§ Task item
Count every line in the entries that follow where the word "After" appears, then state only the total.

[Stored data entries]
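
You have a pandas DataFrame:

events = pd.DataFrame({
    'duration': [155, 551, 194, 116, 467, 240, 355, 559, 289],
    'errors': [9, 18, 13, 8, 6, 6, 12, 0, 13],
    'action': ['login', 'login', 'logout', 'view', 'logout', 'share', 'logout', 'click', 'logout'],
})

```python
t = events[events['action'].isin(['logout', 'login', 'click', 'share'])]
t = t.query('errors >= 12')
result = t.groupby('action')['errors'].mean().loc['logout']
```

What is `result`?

12.6666666667

filter rows where action in ['logout', 'login', 'click', 'share']:
   duration  errors  action
0       155       9   login
1       551      18   login
2       194      13  logout
4       467       6  logout
5       240       6   share
6       355      12  logout
7       559       0   click
8       289      13  logout
filter rows where errors >= 12:
   duration  errors  action
1       551      18   login
2       194      13  logout
6       355      12  logout
8       289      13  logout
group by action, mean of errors:
action
login     18.000000
logout    12.666667
Name: errors, dtype: float64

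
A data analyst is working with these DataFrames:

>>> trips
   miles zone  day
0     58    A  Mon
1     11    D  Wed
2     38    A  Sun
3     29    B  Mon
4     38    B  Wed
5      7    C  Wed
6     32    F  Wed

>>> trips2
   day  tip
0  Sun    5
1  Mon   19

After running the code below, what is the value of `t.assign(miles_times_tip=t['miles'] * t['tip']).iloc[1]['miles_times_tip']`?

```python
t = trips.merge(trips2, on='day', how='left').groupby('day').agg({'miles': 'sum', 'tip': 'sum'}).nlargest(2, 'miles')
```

merge on 'day' (how='left') → 7 rows:
   miles zone  day   tip
0     58    A  Mon  19.0
1     11    D  Wed   NaN
2     38    A  Sun   5.0
3     29    B  Mon  19.0
4     38    B  Wed   NaN
5      7    C  Wed   NaN
6     32    F  Wed   NaN
group by day: sum(miles), sum(tip):
     miles   tip
day             
Mon     87  38.0
Sun     38   5.0
Wed     88   0.0
take 2 rows with largest miles:
     miles   tip
day             
Wed     88   0.0
Mon     87  38.0
add column miles_times_tip = t['miles'] * t['tip']:
     miles   tip  miles_times_tip
day                              
Wed     88   0.0              0.0
Mon     87  38.0           3306.0
So iloc[1]['miles_times_tip'] = 3306.0.

3306.0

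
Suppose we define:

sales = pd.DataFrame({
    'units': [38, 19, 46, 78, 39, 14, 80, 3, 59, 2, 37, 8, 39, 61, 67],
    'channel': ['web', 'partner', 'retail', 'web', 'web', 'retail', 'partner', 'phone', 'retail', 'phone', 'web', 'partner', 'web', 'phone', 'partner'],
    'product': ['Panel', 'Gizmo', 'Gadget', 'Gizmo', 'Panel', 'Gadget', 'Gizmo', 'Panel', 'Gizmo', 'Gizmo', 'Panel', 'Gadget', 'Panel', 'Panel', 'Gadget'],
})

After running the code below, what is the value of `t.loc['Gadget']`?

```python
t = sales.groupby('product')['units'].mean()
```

33.75

group by product, mean of units:
product
Gadget    33.750000
Gizmo     47.600000
Panel     36.166667
Name: units, dtype: float64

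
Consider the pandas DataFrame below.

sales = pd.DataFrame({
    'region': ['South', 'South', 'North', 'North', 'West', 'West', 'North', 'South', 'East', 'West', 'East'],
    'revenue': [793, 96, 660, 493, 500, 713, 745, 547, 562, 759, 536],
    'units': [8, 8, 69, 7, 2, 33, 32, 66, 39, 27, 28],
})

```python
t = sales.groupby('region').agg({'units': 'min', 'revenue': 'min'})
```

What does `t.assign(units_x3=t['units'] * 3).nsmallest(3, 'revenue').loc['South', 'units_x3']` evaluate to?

24

group by region: min(units), min(revenue):
        units  revenue
region                
East       28      536
North       7      493
South       8       96
West        2      500
add column units_x3 = t['units'] * 3:
        units  revenue  units_x3
region                          
East       28      536        84
North       7      493        21
South       8       96        24
West        2      500         6
take 3 rows with smallest revenue:
        units  revenue  units_x3
region                          
South       8       96        24
North       7      493        21
West        2      500         6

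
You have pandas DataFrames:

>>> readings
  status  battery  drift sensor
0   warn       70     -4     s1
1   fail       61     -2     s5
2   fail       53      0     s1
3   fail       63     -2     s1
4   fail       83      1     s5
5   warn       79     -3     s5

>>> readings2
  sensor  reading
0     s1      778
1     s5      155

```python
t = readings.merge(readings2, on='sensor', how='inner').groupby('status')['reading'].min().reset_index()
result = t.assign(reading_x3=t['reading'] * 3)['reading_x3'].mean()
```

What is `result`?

merge on 'sensor' (how='inner') → 6 rows:
  status  battery  drift sensor  reading
0   warn       70     -4     s1      778
1   fail       61     -2     s5      155
2   fail       53      0     s1      778
3   fail       63     -2     s1      778
4   fail       83      1     s5      155
5   warn       79     -3     s5      155
group by status, min of reading:
status
fail    155
warn    155
Name: reading, dtype: int64
reset_index():
  status  reading
0   fail      155
1   warn      155
add column reading_x3 = t['reading'] * 3:
  status  reading  reading_x3
0   fail      155         465
1   warn      155         465
Then the mean of column 'reading_x3': 465.0

465.0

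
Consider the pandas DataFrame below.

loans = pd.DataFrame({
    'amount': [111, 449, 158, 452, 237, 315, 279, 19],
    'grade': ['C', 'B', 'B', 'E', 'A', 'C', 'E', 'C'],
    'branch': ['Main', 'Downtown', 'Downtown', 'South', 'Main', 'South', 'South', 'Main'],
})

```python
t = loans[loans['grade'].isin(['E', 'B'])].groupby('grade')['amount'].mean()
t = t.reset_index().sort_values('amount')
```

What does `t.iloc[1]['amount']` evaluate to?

365.5

filter rows where grade in ['E', 'B']:
   amount grade    branch
1     449     B  Downtown
2     158     B  Downtown
3     452     E     South
6     279     E     South
group by grade, mean of amount:
grade
B    303.5
E    365.5
Name: amount, dtype: float64
reset_index():
  grade  amount
0     B   303.5
1     E   365.5
sort by amount:
  grade  amount
0     B   303.5
1     E   365.5
Then the value at position 1, column 'amount': 365.5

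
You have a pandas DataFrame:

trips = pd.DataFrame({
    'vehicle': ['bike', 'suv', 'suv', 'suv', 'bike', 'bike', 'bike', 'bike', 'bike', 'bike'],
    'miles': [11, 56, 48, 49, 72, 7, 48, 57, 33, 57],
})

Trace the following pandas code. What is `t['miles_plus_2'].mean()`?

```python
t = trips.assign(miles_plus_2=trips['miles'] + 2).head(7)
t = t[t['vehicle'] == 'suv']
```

add column miles_plus_2 = trips['miles'] + 2:
  vehicle  miles  miles_plus_2
0    bike     11            13
1     suv     56            58
2     suv     48            50
3     suv     49            51
4    bike     72            74
5    bike      7             9
6    bike     48            50
7    bike     57            59
8    bike     33            35
9    bike     57            59
take first 7 rows:
  vehicle  miles  miles_plus_2
0    bike     11            13
1     suv     56            58
2     suv     48            50
3     suv     49            51
4    bike     72            74
5    bike      7             9
6    bike     48            50
filter rows where vehicle == 'suv':
  vehicle  miles  miles_plus_2
1     suv     56            58
2     suv     48            50
3     suv     49            51
Reading off the mean of column 'miles_plus_2', we get 53.0.

53.0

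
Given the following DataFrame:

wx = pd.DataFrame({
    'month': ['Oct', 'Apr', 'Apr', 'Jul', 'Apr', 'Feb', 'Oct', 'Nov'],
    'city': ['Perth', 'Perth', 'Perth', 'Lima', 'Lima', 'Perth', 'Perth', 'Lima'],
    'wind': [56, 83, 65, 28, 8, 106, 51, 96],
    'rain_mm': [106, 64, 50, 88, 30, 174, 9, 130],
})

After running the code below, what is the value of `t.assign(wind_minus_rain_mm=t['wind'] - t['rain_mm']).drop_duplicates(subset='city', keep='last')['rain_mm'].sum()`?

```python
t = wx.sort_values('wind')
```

304

sort by wind:
  month   city  wind  rain_mm
4   Apr   Lima     8       30
3   Jul   Lima    28       88
6   Oct  Perth    51        9
0   Oct  Perth    56      106
2   Apr  Perth    65       50
1   Apr  Perth    83       64
7   Nov   Lima    96      130
5   Feb  Perth   106      174
add column wind_minus_rain_mm = t['wind'] - t['rain_mm']:
  month   city  wind  rain_mm  wind_minus_rain_mm
4   Apr   Lima     8       30                 -22
3   Jul   Lima    28       88                 -60
6   Oct  Perth    51        9                  42
0   Oct  Perth    56      106                 -50
2   Apr  Perth    65       50                  15
1   Apr  Perth    83       64                  19
7   Nov   Lima    96      130                 -34
5   Feb  Perth   106      174                 -68
drop duplicate city (keep=last):
  month   city  wind  rain_mm  wind_minus_rain_mm
7   Nov   Lima    96      130                 -34
5   Feb  Perth   106      174                 -68
Hence 304.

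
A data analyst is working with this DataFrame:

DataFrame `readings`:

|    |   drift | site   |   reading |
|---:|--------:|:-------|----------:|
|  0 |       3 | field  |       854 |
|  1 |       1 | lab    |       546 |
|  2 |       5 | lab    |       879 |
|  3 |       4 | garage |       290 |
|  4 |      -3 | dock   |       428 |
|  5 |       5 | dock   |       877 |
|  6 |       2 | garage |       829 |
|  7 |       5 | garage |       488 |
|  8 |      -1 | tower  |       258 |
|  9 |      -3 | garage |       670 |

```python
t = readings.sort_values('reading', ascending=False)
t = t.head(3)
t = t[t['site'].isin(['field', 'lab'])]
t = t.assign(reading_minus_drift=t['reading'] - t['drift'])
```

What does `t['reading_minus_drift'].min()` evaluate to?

sort by reading descending:
   drift    site  reading
2      5     lab      879
5      5    dock      877
0      3   field      854
6      2  garage      829
9     -3  garage      670
1      1     lab      546
7      5  garage      488
4     -3    dock      428
3      4  garage      290
8     -1   tower      258
take first 3 rows:
   drift   site  reading
2      5    lab      879
5      5   dock      877
0      3  field      854
filter rows where site in ['field', 'lab']:
   drift   site  reading
2      5    lab      879
0      3  field      854
add column reading_minus_drift = t['reading'] - t['drift']:
   drift   site  reading  reading_minus_drift
2      5    lab      879                  874
0      3  field      854                  851

851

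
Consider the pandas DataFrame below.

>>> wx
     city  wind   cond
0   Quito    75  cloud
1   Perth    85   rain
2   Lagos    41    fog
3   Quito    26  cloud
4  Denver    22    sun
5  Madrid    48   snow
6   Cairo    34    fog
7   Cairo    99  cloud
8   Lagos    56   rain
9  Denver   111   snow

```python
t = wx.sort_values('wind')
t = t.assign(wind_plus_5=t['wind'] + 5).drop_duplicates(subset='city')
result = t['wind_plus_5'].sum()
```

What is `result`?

286

sort by wind:
     city  wind   cond
4  Denver    22    sun
3   Quito    26  cloud
6   Cairo    34    fog
2   Lagos    41    fog
5  Madrid    48   snow
8   Lagos    56   rain
0   Quito    75  cloud
1   Perth    85   rain
7   Cairo    99  cloud
9  Denver   111   snow
add column wind_plus_5 = t['wind'] + 5:
     city  wind   cond  wind_plus_5
4  Denver    22    sun           27
3   Quito    26  cloud           31
6   Cairo    34    fog           39
2   Lagos    41    fog           46
5  Madrid    48   snow           53
8   Lagos    56   rain           61
0   Quito    75  cloud           80
1   Perth    85   rain           90
7   Cairo    99  cloud          104
9  Denver   111   snow          116
drop duplicate city (keep=first):
     city  wind   cond  wind_plus_5
4  Denver    22    sun           27
3   Quito    26  cloud           31
6   Cairo    34    fog           39
2   Lagos    41    fog           46
5  Madrid    48   snow           53
1   Perth    85   rain           90
The sum of column 'wind_plus_5' is 286.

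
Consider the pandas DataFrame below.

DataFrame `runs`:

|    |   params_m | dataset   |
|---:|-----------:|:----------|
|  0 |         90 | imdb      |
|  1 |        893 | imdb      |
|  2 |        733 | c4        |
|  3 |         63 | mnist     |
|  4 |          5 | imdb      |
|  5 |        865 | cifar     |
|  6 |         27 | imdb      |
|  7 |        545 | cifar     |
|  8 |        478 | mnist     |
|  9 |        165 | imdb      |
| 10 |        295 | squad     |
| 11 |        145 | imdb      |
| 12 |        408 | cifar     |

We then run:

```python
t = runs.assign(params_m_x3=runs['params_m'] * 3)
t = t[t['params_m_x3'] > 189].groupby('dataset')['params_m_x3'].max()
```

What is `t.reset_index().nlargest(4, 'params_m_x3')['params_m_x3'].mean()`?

2226.75

add column params_m_x3 = runs['params_m'] * 3:
    params_m dataset  params_m_x3
0         90    imdb          270
1        893    imdb         2679
2        733      c4         2199
3         63   mnist          189
4          5    imdb           15
5        865   cifar         2595
6         27    imdb           81
7        545   cifar         1635
8        478   mnist         1434
9        165    imdb          495
10       295   squad          885
11       145    imdb          435
12       408   cifar         1224
filter rows where params_m_x3 > 189:
    params_m dataset  params_m_x3
0         90    imdb          270
1        893    imdb         2679
2        733      c4         2199
5        865   cifar         2595
7        545   cifar         1635
8        478   mnist         1434
9        165    imdb          495
10       295   squad          885
11       145    imdb          435
12       408   cifar         1224
group by dataset, max of params_m_x3:
dataset
c4       2199
cifar    2595
imdb     2679
mnist    1434
squad     885
Name: params_m_x3, dtype: int64
reset_index():
  dataset  params_m_x3
0      c4         2199
1   cifar         2595
2    imdb         2679
3   mnist         1434
4   squad          885
take 4 rows with largest params_m_x3:
  dataset  params_m_x3
2    imdb         2679
1   cifar         2595
0      c4         2199
3   mnist         1434
So mean() = 2226.75.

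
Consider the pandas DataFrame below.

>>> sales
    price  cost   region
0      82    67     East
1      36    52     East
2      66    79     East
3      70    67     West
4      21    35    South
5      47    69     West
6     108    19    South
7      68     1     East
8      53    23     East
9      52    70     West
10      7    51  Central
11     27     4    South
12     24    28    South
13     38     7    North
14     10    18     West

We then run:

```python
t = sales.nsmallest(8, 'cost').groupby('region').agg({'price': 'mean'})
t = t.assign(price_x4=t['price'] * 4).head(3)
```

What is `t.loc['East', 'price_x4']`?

242.0

take 8 rows with smallest cost:
    price  cost region
7      68     1   East
11     27     4  South
13     38     7  North
14     10    18   West
6     108    19  South
8      53    23   East
12     24    28  South
4      21    35  South
group by region, mean of price:
        price
region       
East     60.5
North    38.0
South    45.0
West     10.0
add column price_x4 = t['price'] * 4:
        price  price_x4
region                 
East     60.5     242.0
North    38.0     152.0
South    45.0     180.0
West     10.0      40.0
take first 3 rows:
        price  price_x4
region                 
East     60.5     242.0
North    38.0     152.0
South    45.0     180.0
Then the value at row 'East', column 'price_x4': 242.0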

§ Answer space
3